Exercise requirements: Search the records below for the word "ventilated". Pull out each line that has it.

Stored entries:

..........

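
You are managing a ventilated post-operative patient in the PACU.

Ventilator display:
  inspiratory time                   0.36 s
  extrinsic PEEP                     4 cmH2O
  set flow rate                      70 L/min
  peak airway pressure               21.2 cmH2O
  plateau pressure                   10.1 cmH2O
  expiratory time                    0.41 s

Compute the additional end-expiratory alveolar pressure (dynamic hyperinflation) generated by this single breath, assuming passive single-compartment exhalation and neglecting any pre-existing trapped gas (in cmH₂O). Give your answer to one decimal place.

Flow: 70 L/min ÷ 60 = 1.1667 L/s.
Vt = flow × Ti = 1.1667 L/s × 0.36 s × 1000 mL/L = 420.01 mL.
R = (PIP − Pplat)/V̇ = (21.2 − 10.1) / 1.1667 = 11.1/1.1667 = 9.514 cmH2O·s/L.
C = Vt/(Pplat − PEEP) = 420.01 / (10.1 − 4) = 420.01/6.1 = 68.854 mL/cmH2O.
τ = R × C = 9.514 × 0.06885 L/cmH2O = 0.655 s.
Fraction remaining = e^(−Te/τ) = e^(−0.41/0.655) = 0.5348; trapped volume = 420.01 × 0.5348 = 224.62 mL.
Additional alveolar pressure from trapping ≈ V_trapped / C = 224.62 / 68.854 = 3.262 cmH2O.

3.3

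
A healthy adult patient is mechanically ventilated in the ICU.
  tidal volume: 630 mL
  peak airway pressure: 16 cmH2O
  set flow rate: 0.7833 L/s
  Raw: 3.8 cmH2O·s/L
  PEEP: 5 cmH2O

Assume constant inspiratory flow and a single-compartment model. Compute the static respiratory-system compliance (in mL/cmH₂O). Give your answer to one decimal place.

78.5

Equation of motion (constant flow): PIP = Vt/C + R·V̇ + PEEP.
Vt/C = PIP − R·V̇ − PEEP = 16 − 3.8×0.7833 − 5 = 16 − 2.977 − 5 = 8.023 cmH2O.
C = Vt / 8.023 = 630 / 8.023 = 78.524 mL/cmH2O.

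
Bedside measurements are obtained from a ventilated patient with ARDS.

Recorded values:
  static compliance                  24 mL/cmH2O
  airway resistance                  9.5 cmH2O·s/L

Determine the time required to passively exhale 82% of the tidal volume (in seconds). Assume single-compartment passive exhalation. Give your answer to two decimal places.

τ = R × C = 9.5 × 24 mL/cmH2O = 9.5 × 0.024 L/cmH2O = 0.228 s.
Exhaled fraction f = 1 − e^(−t/τ) → t = −τ·ln(1 − f) = −0.228·ln(0.18) = 0.391 s.

0.39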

..........

Result for this task:
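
You are managing a ventilated post-operative patient in the PACU.
A healthy adult patient is mechanically ventilated in the ICU.
Bedside measurements are obtained from a ventilated patient with ARDS.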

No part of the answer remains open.